**What the exercise asks**:
Each line below must be written out exactly as shown.

**Records for the exercise**:
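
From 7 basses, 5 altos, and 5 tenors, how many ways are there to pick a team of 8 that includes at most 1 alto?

4455

Split by how many altos are chosen (0 through 1).
Sum: C(5,0)·C(12,8) + C(5,1)·C(12,7) = 495 + 3960 = 4455.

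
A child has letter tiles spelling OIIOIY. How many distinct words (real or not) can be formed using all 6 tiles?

Letter multiplicities in OIIOIY: I×3, O×2, Y×1.
So there are 6! / (3!·2!) = 60 distinguishable arrangements.

60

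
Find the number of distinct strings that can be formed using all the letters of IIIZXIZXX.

1260

Letter multiplicities in IIIZXIZXX: I×4, X×3, Z×2.
The number of distinct arrangements is 9!/(4!·3!·2!) = 362880/288 = 1260.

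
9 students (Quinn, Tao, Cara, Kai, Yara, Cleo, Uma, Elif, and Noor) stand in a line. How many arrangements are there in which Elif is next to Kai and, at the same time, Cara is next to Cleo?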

**Response to this exercise**:
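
From 7 basses, 5 altos, and 5 tenors, how many ways are there to pick a team of 8 that includes at most 1 alto?

4455

Split by how many altos are chosen (0 through 1).
Sum: C(5,0)·C(12,8) + C(5,1)·C(12,7) = 495 + 3960 = 4455.

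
A child has letter tiles spelling OIIOIY. How many distinct words (real or not) can be formed using all 6 tiles?

Letter multiplicities in OIIOIY: I×3, O×2, Y×1.
So there are 6! / (3!·2!) = 60 distinguishable arrangements.

60

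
Find the number of distinct strings that can be formed using all the letters of IIIZXIZXX.

1260

Letter multiplicities in IIIZXIZXX: I×4, X×3, Z×2.
The number of distinct arrangements is 9!/(4!·3!·2!) = 362880/288 = 1260.

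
9 students (Quinn, Tao, Cara, Kai, Yara, Cleo, Uma, Elif, and Noor) stand in a line. How many arrangements are there in which Elif is next to Kai and, at the same time, Cara is next to Cleo?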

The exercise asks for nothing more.